_TASK STATEMENT_
Copy each line of the following data that contains "mmmm".

_EXERCISE DATA_
════

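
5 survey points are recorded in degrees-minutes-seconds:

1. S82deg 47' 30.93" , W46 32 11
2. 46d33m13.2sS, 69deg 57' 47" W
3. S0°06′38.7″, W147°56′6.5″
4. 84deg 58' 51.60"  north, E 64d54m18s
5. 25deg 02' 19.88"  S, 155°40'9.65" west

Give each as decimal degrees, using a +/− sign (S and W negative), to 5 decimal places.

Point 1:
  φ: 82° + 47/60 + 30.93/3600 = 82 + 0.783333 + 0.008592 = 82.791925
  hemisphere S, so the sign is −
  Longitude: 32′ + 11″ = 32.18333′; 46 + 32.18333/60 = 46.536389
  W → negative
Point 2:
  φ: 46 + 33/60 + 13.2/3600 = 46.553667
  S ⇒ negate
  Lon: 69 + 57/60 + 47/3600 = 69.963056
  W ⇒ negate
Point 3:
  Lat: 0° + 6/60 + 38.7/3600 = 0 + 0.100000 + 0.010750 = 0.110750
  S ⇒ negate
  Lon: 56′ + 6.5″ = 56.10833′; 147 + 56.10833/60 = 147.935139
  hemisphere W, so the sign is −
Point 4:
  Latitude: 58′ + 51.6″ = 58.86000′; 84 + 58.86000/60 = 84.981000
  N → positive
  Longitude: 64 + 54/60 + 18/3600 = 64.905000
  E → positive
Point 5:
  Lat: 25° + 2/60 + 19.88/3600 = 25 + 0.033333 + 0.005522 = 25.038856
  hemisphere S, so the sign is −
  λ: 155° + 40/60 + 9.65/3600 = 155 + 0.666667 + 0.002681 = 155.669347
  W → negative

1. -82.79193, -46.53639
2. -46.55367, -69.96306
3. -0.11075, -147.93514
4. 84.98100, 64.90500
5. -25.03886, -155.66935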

════

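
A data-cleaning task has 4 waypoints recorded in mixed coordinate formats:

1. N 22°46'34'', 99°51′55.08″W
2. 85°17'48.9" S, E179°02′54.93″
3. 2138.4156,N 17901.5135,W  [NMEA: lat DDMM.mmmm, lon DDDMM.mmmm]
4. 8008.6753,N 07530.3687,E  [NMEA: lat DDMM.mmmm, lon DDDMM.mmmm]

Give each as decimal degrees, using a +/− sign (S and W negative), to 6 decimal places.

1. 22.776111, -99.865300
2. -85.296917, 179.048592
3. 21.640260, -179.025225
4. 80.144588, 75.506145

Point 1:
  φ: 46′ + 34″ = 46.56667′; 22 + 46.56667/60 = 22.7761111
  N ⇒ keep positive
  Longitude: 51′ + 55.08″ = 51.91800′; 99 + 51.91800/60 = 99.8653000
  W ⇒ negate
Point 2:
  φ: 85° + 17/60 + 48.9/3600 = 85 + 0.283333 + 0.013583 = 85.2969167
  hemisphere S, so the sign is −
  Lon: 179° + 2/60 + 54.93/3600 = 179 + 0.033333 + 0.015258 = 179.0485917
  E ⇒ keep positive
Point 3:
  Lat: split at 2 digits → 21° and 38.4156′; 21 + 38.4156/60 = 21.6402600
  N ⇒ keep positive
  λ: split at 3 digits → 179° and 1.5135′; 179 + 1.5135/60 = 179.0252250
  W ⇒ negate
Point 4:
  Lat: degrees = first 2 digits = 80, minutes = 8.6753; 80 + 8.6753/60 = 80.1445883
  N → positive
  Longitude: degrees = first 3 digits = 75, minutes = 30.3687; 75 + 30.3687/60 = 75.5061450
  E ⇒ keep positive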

════

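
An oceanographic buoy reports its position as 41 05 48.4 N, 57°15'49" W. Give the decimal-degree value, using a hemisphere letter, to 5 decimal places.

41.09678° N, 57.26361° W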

════

_WRITTEN ANSWER_
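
3. 2138.4156,N 17901.5135,W  [NMEA: lat DDMM.mmmm, lon DDDMM.mmmm]
4. 8008.6753,N 07530.3687,E  [NMEA: lat DDMM.mmmm, lon DDDMM.mmmm]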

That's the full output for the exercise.